● **Task details**: All lines holding the word "with" in the listing below need to be copied.

#####

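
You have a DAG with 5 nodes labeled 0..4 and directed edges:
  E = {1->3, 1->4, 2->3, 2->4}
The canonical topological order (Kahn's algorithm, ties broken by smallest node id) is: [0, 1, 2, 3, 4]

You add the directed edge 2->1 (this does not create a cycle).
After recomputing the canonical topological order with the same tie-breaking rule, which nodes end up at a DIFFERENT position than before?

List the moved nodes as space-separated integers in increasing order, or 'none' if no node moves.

Old toposort: [0, 1, 2, 3, 4]
Added edge 2->1
Recompute Kahn (smallest-id tiebreak):
  initial in-degrees: [0, 1, 0, 2, 2]
  ready (indeg=0): [0, 2]
  pop 0: no out-edges | ready=[2] | order so far=[0]
  pop 2: indeg[1]->0; indeg[3]->1; indeg[4]->1 | ready=[1] | order so far=[0, 2]
  pop 1: indeg[3]->0; indeg[4]->0 | ready=[3, 4] | order so far=[0, 2, 1]
  pop 3: no out-edges | ready=[4] | order so far=[0, 2, 1, 3]
  pop 4: no out-edges | ready=[] | order so far=[0, 2, 1, 3, 4]
New canonical toposort: [0, 2, 1, 3, 4]
Compare positions:
  Node 0: index 0 -> 0 (same)
  Node 1: index 1 -> 2 (moved)
  Node 2: index 2 -> 1 (moved)
  Node 3: index 3 -> 3 (same)
  Node 4: index 4 -> 4 (same)
Nodes that changed position: 1 2

Answer: 1 2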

#####

● **Reply**:
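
You have a DAG with 5 nodes labeled 0..4 and directed edges:
After recomputing the canonical topological order with the same tie-breaking rule, which nodes end up at a DIFFERENT position than before?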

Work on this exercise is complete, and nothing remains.